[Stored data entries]
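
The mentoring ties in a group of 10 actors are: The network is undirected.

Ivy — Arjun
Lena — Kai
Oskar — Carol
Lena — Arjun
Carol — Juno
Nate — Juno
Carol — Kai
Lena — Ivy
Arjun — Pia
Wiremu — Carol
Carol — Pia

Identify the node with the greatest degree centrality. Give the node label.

Degrees — Arjun:3, Carol:5, Ivy:2, Juno:2, Kai:2, Lena:3, Nate:1, Oskar:1, Pia:2, Wiremu:1.
The maximum is 5, attained only by Carol.

Carol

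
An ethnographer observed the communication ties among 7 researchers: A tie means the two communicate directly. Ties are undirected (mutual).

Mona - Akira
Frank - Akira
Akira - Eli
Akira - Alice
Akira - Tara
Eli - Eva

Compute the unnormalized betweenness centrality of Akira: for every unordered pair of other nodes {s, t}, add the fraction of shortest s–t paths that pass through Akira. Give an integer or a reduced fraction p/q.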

=== What you need to do ===
Your answer should hold the line with "Mona - Akira" and each line after it to the end of the data, retyped exactly. Include no other lines.

=== Response to this task ===
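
Mona - Akira
Frank - Akira
Akira - Eli
Akira - Alice
Akira - Tara
Eli - Eva

Compute the unnormalized betweenness centrality of Akira: for every unordered pair of other nodes {s, t}, add the fraction of shortest s–t paths that pass through Akira. Give an integer or a reduced fraction p/q.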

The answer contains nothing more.